WORK TASK: All lines from the one containing "Minimise the quadratic functional" down to the final line of the entries below: return them exactly.

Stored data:

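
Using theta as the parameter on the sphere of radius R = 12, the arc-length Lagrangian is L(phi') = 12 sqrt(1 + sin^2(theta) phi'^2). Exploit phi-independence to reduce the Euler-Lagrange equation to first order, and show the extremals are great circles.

On the sphere of radius R = 12 with spherical coordinates (θ, φ), the induced metric is
    ds^2 = 144(dθ^2 + sin^2(θ) dφ^2).
Parameterise by θ; the arc-length functional is
    J[φ] = ∫ 12 sqrt(1 + sin^2(θ) (dφ/dθ)^2) dθ,
so L = 12 sqrt(1 + sin^2(θ) φ'^2). Compute
    ∂L/∂φ = 0  (L has no explicit φ dependence),
    ∂L/∂φ' = 12 sin^2(θ) φ' / sqrt(1 + sin^2(θ) φ'^2).
Since ∂L/∂φ = 0, the Euler-Lagrange equation
    d/dθ(∂L/∂φ') − ∂L/∂φ = 0
reduces to d/dθ(∂L/∂φ') = 0, i.e. the momentum conjugate to φ is conserved:
    12 sin^2(θ) φ' / sqrt(1 + sin^2(θ) φ'^2) = C.
The overall factor of 12 is constant, so dividing through gives Clairaut's relation sin^2(θ) φ' / sqrt(1 + sin^2(θ) φ'^2) = C' (with C' = C/12). Solving for φ' and integrating gives the great-circle family
    cot(θ) = A cos(φ − φ_0),
i.e. the intersection of the sphere with a plane through the origin. The two constants A and φ_0 (equivalently C and one phase) are fixed by the two endpoint conditions.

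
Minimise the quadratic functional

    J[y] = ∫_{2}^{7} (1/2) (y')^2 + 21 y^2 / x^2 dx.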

OUTPUT FOR THIS TASK:
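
Minimise the quadratic functional

    J[y] = ∫_{2}^{7} (1/2) (y')^2 + 21 y^2 / x^2 dx.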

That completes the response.